**Dataset entries**

§

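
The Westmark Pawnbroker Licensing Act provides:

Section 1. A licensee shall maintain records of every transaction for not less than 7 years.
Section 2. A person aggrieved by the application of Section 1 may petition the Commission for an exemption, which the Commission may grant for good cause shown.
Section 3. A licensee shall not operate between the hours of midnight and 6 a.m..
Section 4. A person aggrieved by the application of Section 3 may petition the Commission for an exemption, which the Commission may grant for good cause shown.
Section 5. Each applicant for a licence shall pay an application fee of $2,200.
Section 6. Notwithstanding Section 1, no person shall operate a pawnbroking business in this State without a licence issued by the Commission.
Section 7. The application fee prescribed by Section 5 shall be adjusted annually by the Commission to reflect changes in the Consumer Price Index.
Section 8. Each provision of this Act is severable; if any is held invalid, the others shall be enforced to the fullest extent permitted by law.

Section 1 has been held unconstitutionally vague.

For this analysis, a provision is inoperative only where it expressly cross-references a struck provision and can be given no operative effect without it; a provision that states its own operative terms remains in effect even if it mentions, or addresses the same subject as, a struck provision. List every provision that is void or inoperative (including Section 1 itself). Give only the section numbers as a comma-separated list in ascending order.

1, 2

Section 1 is struck. Section 2 merely fixes the exemption procedure for Section 1; with Section 1 gone it has nothing to operate on and falls away. Although Section 6 refers to Section 1, its operative terms do not depend on Section 1, so it remains in effect. Section 8 is a severability clause and preserves every provision that can still be given independent effect. Section 3, Section 4, Section 5, Section 6, Section 7, and Section 8 remain in effect.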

§

**INSTRUCTIONS FOR THE TASK**
Would you give the data above again, exactly as written?

**RESPONSE**
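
The Westmark Pawnbroker Licensing Act provides:

Section 1. A licensee shall maintain records of every transaction for not less than 7 years.
Section 2. A person aggrieved by the application of Section 1 may petition the Commission for an exemption, which the Commission may grant for good cause shown.
Section 3. A licensee shall not operate between the hours of midnight and 6 a.m..
Section 4. A person aggrieved by the application of Section 3 may petition the Commission for an exemption, which the Commission may grant for good cause shown.
Section 5. Each applicant for a licence shall pay an application fee of $2,200.
Section 6. Notwithstanding Section 1, no person shall operate a pawnbroking business in this State without a licence issued by the Commission.
Section 7. The application fee prescribed by Section 5 shall be adjusted annually by the Commission to reflect changes in the Consumer Price Index.
Section 8. Each provision of this Act is severable; if any is held invalid, the others shall be enforced to the fullest extent permitted by law.

Section 1 has been held unconstitutionally vague.

For this analysis, a provision is inoperative only where it expressly cross-references a struck provision and can be given no operative effect without it; a provision that states its own operative terms remains in effect even if it mentions, or addresses the same subject as, a struck provision. List every provision that is void or inoperative (including Section 1 itself). Give only the section numbers as a comma-separated list in ascending order.

1, 2

Section 1 is struck. Section 2 merely fixes the exemption procedure for Section 1; with Section 1 gone it has nothing to operate on and falls away. Although Section 6 refers to Section 1, its operative terms do not depend on Section 1, so it remains in effect. Section 8 is a severability clause and preserves every provision that can still be given independent effect. Section 3, Section 4, Section 5, Section 6, Section 7, and Section 8 remain in effect.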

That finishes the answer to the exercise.